• _WHAT THE TASK ASKS_: Please repeat the records exactly from their first line, finishing at the line containing "Let -E(h, d)/4" and including it.

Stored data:
━━━━━━

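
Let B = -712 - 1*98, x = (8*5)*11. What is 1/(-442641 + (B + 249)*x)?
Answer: -1/689481 ≈ -1.4504e-6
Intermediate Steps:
x = 440 (x = 40*11 = 440)
B = -810 (B = -712 - 98 = -810)
1/(-442641 + (B + 249)*x) = 1/(-442641 + (-810 + 249)*440) = 1/(-442641 - 561*440) = 1/(-442641 - 246840) = 1/(-689481) = -1/689481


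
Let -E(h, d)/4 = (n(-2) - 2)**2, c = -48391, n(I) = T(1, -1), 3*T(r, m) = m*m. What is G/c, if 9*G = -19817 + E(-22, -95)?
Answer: 178453/3919671 ≈ 0.045528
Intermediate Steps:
T(r, m) = m**2/3 (T(r, m) = (m*m)/3 = m**2/3)
n(I) = 1/3 (n(I) = (1/3)*(-1)**2 = (1/3)*1 = 1/3)
E(h, d) = -100/9 (E(h, d) = -4*(1/3 - 2)**2 = -4*(-5/3)**2 = -4*25/9 = -100/9)
G = -178453/81 (G = (-19817 - 100/9)/9 = (1/9)*(-178453/9) = -178453/81 ≈ -2203.1)
G/c = -178453/81/(-48391) = -178453/81*(-1/48391) = 178453/3919671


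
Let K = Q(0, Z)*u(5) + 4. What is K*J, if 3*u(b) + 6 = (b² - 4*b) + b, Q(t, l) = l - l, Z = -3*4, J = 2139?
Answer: 8556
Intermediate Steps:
Z = -12
Q(t, l) = 0
u(b) = -2 - b + b²/3 (u(b) = -2 + ((b² - 4*b) + b)/3 = -2 + (b² - 3*b)/3 = -2 + (-b + b²/3) = -2 - b + b²/3)
K = 4 (K = 0*(-2 - 1*5 + (⅓)*5²) + 4 = 0*(-2 - 5 + (⅓)*25) + 4 = 0*(-2 - 5 + 25/3) + 4 = 0*(4/3) + 4 = 0 + 4 = 4)
K*J = 4*2139 = 8556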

━━━━━━

• _RESULT OF THIS TASK_:
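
Let B = -712 - 1*98, x = (8*5)*11. What is 1/(-442641 + (B + 249)*x)?
Answer: -1/689481 ≈ -1.4504e-6
Intermediate Steps:
x = 440 (x = 40*11 = 440)
B = -810 (B = -712 - 98 = -810)
1/(-442641 + (B + 249)*x) = 1/(-442641 + (-810 + 249)*440) = 1/(-442641 - 561*440) = 1/(-442641 - 246840) = 1/(-689481) = -1/689481


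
Let -E(h, d)/4 = (n(-2) - 2)**2, c = -48391, n(I) = T(1, -1), 3*T(r, m) = m*m. What is G/c, if 9*G = -19817 + E(-22, -95)?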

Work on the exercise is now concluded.